# Task instructions
The entries are to be output in full, word for word.
++++ Record set ++++
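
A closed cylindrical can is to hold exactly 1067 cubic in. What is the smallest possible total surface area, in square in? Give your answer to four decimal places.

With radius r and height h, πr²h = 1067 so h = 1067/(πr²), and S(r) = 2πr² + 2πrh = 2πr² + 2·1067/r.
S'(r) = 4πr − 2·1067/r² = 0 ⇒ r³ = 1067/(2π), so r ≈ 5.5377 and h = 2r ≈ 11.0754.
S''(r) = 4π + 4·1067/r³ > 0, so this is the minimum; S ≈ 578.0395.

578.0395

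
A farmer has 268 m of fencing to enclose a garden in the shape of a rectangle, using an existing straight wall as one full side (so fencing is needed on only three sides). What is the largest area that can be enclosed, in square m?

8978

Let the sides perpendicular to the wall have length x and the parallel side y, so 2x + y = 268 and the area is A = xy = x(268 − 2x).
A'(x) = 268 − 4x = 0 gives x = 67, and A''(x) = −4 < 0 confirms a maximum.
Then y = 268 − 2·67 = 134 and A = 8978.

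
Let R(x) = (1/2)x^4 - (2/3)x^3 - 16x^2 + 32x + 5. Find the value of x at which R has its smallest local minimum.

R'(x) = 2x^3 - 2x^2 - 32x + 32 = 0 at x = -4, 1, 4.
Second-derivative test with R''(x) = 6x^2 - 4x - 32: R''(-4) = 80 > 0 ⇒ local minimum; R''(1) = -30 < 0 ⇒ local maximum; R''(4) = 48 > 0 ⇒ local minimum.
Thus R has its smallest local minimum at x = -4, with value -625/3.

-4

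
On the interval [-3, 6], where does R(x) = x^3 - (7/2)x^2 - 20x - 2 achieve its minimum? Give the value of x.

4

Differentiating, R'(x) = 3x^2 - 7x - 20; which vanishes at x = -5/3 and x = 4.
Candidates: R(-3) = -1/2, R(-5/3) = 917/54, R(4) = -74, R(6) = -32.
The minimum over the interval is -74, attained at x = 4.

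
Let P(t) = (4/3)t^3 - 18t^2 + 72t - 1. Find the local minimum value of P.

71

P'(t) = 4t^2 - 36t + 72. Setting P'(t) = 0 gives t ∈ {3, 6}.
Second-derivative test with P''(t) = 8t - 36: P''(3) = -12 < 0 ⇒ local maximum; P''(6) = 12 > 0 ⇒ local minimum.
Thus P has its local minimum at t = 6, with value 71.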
++++
# Response for this exercise
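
A closed cylindrical can is to hold exactly 1067 cubic in. What is the smallest possible total surface area, in square in? Give your answer to four decimal places.

With radius r and height h, πr²h = 1067 so h = 1067/(πr²), and S(r) = 2πr² + 2πrh = 2πr² + 2·1067/r.
S'(r) = 4πr − 2·1067/r² = 0 ⇒ r³ = 1067/(2π), so r ≈ 5.5377 and h = 2r ≈ 11.0754.
S''(r) = 4π + 4·1067/r³ > 0, so this is the minimum; S ≈ 578.0395.

578.0395

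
A farmer has 268 m of fencing to enclose a garden in the shape of a rectangle, using an existing straight wall as one full side (so fencing is needed on only three sides). What is the largest area that can be enclosed, in square m?

8978

Let the sides perpendicular to the wall have length x and the parallel side y, so 2x + y = 268 and the area is A = xy = x(268 − 2x).
A'(x) = 268 − 4x = 0 gives x = 67, and A''(x) = −4 < 0 confirms a maximum.
Then y = 268 − 2·67 = 134 and A = 8978.

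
Let R(x) = (1/2)x^4 - (2/3)x^3 - 16x^2 + 32x + 5. Find the value of x at which R has its smallest local minimum.

R'(x) = 2x^3 - 2x^2 - 32x + 32 = 0 at x = -4, 1, 4.
Second-derivative test with R''(x) = 6x^2 - 4x - 32: R''(-4) = 80 > 0 ⇒ local minimum; R''(1) = -30 < 0 ⇒ local maximum; R''(4) = 48 > 0 ⇒ local minimum.
Thus R has its smallest local minimum at x = -4, with value -625/3.

-4

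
On the interval [-3, 6], where does R(x) = x^3 - (7/2)x^2 - 20x - 2 achieve its minimum? Give the value of x.

4

Differentiating, R'(x) = 3x^2 - 7x - 20; which vanishes at x = -5/3 and x = 4.
Candidates: R(-3) = -1/2, R(-5/3) = 917/54, R(4) = -74, R(6) = -32.
The minimum over the interval is -74, attained at x = 4.

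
Let P(t) = (4/3)t^3 - 18t^2 + 72t - 1. Find the local minimum value of P.

71

P'(t) = 4t^2 - 36t + 72. Setting P'(t) = 0 gives t ∈ {3, 6}.
Second-derivative test with P''(t) = 8t - 36: P''(3) = -12 < 0 ⇒ local maximum; P''(6) = 12 > 0 ⇒ local minimum.
Thus P has its local minimum at t = 6, with value 71.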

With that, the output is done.